** Opening Supplied material block **

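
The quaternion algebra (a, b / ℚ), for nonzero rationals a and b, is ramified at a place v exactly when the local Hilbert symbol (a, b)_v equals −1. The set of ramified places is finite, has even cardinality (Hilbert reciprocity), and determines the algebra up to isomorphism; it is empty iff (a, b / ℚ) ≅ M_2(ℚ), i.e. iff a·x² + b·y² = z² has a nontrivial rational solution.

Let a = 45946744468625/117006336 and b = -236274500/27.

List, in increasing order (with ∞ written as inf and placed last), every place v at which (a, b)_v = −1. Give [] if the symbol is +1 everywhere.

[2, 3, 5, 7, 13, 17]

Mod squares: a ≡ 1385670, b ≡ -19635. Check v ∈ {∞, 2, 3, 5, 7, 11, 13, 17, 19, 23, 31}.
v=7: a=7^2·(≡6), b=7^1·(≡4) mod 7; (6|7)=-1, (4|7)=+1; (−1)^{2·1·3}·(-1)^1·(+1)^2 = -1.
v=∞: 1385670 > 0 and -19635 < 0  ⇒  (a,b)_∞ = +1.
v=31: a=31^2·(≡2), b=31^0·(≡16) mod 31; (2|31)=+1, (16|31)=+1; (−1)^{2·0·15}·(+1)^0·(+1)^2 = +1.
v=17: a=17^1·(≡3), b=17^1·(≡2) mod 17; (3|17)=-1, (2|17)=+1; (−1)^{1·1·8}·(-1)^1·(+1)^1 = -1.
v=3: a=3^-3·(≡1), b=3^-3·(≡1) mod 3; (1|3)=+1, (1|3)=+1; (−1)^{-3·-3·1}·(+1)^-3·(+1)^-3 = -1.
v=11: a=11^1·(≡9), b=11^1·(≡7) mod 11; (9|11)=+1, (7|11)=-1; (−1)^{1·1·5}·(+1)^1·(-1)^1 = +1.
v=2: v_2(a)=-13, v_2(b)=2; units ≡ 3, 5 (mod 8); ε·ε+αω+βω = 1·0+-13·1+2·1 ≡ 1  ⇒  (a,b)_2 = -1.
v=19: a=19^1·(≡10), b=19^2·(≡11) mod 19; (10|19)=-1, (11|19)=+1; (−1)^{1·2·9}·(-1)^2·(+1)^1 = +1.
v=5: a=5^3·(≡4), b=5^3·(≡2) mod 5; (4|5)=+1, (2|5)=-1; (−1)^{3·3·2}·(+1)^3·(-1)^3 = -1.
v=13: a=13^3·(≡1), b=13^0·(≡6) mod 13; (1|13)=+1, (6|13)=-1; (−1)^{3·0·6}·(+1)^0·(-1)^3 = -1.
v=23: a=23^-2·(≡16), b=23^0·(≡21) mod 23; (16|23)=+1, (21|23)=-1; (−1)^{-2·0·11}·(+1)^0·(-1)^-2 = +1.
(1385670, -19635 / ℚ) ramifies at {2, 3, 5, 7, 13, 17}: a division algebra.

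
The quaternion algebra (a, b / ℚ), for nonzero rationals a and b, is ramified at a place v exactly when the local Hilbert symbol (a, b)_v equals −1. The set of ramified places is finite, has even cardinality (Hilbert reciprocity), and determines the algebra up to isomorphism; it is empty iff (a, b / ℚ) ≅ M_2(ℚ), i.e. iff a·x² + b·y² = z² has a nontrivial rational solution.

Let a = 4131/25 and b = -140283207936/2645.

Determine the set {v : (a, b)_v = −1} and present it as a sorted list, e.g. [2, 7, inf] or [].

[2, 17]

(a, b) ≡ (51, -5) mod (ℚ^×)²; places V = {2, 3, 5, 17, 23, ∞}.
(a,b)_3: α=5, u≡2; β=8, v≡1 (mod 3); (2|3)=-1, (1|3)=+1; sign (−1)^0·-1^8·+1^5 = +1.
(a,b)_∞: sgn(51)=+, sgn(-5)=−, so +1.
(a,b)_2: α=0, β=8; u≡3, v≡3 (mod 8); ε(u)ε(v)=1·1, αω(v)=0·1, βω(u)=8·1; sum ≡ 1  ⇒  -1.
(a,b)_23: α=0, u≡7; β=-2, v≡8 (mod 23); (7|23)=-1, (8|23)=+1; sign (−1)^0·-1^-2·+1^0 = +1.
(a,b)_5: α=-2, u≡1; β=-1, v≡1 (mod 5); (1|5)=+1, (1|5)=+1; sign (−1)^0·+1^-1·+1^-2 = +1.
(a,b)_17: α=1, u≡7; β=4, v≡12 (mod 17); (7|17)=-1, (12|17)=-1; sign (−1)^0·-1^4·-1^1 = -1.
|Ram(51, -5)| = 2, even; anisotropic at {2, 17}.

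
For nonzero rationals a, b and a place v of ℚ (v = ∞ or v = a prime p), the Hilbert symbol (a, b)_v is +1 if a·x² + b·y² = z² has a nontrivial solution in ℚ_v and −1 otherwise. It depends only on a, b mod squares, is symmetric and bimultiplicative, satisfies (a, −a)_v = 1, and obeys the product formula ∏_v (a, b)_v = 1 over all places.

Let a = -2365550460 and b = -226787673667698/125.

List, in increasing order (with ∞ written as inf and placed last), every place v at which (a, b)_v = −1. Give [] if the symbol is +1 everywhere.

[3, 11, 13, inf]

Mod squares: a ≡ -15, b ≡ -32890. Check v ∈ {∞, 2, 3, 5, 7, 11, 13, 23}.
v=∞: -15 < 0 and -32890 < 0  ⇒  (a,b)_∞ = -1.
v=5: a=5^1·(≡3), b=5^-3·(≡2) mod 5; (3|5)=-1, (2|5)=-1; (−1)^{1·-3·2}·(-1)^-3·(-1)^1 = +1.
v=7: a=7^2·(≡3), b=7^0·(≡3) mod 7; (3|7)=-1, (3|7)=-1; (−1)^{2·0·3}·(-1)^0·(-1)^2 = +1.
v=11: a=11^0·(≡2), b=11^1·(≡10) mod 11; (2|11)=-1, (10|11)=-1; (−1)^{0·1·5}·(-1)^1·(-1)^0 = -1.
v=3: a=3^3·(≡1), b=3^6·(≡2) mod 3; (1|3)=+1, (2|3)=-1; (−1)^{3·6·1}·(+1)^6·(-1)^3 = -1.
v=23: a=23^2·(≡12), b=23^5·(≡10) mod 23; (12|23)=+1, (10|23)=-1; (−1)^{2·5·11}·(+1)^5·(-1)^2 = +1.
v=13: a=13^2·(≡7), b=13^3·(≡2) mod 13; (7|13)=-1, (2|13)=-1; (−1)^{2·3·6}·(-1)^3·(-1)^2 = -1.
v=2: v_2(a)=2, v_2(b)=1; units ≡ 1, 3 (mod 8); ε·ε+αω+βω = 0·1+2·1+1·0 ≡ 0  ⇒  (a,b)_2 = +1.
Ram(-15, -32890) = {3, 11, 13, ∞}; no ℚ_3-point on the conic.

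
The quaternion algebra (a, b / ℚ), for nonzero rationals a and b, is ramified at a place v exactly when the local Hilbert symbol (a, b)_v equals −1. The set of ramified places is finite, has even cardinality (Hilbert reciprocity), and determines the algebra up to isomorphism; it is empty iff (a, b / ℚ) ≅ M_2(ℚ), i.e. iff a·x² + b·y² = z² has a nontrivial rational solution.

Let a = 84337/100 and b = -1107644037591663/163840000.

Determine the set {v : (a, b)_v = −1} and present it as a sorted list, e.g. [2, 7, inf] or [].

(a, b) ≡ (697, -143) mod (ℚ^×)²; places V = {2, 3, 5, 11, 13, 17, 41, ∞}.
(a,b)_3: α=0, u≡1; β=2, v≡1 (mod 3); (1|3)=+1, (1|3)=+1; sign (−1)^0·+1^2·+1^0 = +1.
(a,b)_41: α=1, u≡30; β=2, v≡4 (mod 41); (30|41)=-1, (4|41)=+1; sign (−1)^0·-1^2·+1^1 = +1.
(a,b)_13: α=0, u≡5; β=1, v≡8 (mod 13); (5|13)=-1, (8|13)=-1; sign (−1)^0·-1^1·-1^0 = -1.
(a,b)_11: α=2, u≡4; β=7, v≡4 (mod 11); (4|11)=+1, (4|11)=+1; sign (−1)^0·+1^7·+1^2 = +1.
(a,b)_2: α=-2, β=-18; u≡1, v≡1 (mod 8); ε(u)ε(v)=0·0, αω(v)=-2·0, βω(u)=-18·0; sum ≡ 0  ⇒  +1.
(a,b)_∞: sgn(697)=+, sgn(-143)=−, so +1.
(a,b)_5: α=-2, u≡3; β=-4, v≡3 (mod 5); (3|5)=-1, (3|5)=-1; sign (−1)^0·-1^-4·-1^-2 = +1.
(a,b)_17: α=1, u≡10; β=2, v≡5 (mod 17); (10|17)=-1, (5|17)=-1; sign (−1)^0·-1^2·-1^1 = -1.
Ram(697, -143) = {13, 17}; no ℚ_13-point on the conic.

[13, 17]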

** Closing Supplied material block **
** Opening Supplied material block **

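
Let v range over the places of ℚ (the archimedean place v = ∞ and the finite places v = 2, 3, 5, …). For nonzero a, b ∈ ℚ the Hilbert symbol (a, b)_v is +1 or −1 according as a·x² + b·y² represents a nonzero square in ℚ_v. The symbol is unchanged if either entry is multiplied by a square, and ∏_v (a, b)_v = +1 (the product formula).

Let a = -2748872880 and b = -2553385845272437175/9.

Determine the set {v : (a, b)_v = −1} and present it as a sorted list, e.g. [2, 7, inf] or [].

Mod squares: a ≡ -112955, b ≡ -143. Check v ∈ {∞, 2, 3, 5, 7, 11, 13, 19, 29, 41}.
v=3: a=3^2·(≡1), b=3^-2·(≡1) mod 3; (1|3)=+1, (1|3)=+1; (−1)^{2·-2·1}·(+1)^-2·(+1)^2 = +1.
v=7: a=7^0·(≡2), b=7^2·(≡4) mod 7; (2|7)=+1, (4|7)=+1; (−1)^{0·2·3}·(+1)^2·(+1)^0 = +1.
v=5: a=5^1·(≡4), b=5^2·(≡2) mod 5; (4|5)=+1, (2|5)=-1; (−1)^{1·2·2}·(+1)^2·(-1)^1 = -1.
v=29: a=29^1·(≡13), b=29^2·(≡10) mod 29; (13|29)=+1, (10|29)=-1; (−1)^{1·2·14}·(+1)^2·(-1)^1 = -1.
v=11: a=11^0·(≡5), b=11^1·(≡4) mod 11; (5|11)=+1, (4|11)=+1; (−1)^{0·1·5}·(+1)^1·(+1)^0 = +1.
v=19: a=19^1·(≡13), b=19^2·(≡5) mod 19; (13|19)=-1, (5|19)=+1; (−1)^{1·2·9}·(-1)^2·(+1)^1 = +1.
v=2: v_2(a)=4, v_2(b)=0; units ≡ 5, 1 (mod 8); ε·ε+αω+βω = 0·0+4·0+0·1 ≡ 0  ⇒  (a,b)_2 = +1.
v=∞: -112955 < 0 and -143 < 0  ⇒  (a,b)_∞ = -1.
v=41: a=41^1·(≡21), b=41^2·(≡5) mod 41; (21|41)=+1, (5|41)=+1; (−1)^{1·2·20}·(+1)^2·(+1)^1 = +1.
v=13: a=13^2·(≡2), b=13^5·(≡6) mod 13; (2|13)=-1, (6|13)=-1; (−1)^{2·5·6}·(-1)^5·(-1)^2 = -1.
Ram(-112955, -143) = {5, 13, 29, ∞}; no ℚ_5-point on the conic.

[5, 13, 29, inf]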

** Closing Supplied material block **

• _Directions_: Look through the records and gather each line with the word "formula".

• _Answer_:
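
For nonzero rationals a, b and a place v of ℚ (v = ∞ or v = a prime p), the Hilbert symbol (a, b)_v is +1 if a·x² + b·y² = z² has a nontrivial solution in ℚ_v and −1 otherwise. It depends only on a, b mod squares, is symmetric and bimultiplicative, satisfies (a, −a)_v = 1, and obeys the product formula ∏_v (a, b)_v = 1 over all places.
Let v range over the places of ℚ (the archimedean place v = ∞ and the finite places v = 2, 3, 5, …). For nonzero a, b ∈ ℚ the Hilbert symbol (a, b)_v is +1 or −1 according as a·x² + b·y² represents a nonzero square in ℚ_v. The symbol is unchanged if either entry is multiplied by a square, and ∏_v (a, b)_v = +1 (the product formula).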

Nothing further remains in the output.